▸ Exercise prompt
Report back every line below that carries the word "What".

▸ Data for analysis
[Start of Attachment]

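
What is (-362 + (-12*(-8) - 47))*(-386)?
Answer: 120818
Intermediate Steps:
(-362 + (-12*(-8) - 47))*(-386) = (-362 + (96 - 47))*(-386) = (-362 + 49)*(-386) = -313*(-386) = 120818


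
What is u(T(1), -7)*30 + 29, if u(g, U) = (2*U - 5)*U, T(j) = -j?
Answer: 4019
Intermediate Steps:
u(g, U) = U*(-5 + 2*U) (u(g, U) = (-5 + 2*U)*U = U*(-5 + 2*U))
u(T(1), -7)*30 + 29 = -7*(-5 + 2*(-7))*30 + 29 = -7*(-5 - 14)*30 + 29 = -7*(-19)*30 + 29 = 133*30 + 29 = 3990 + 29 = 4019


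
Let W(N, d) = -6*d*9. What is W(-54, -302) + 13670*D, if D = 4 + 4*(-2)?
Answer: -38372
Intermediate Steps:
W(N, d) = -54*d
D = -4 (D = 4 - 8 = -4)
W(-54, -302) + 13670*D = -54*(-302) + 13670*(-4) = 16308 - 54680 = -38372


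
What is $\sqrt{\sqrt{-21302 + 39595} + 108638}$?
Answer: $\sqrt{108638 + \sqrt{18293}} \approx 329.81$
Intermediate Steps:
$\sqrt{\sqrt{-21302 + 39595} + 108638} = \sqrt{\sqrt{18293} + 108638} = \sqrt{108638 + \sqrt{18293}}$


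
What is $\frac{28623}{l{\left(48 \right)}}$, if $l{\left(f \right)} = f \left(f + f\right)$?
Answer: $\frac{9541}{1536} \approx 6.2116$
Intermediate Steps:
$l{\left(f \right)} = 2 f^{2}$ ($l{\left(f \right)} = f 2 f = 2 f^{2}$)
$\frac{28623}{l{\left(48 \right)}} = \frac{28623}{2 \cdot 48^{2}} = \frac{28623}{2 \cdot 2304} = \frac{28623}{4608} = 28623 \cdot \frac{1}{4608} = \frac{9541}{1536}$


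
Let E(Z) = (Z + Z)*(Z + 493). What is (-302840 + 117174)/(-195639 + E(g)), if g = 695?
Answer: -185666/1455681 ≈ -0.12755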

[End of Attachment]

▸ Task answer
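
What is (-362 + (-12*(-8) - 47))*(-386)?
What is u(T(1), -7)*30 + 29, if u(g, U) = (2*U - 5)*U, T(j) = -j?
Let W(N, d) = -6*d*9. What is W(-54, -302) + 13670*D, if D = 4 + 4*(-2)?
What is $\sqrt{\sqrt{-21302 + 39595} + 108638}$?
What is $\frac{28623}{l{\left(48 \right)}}$, if $l{\left(f \right)} = f \left(f + f\right)$?
Let E(Z) = (Z + Z)*(Z + 493). What is (-302840 + 117174)/(-195639 + E(g)), if g = 695?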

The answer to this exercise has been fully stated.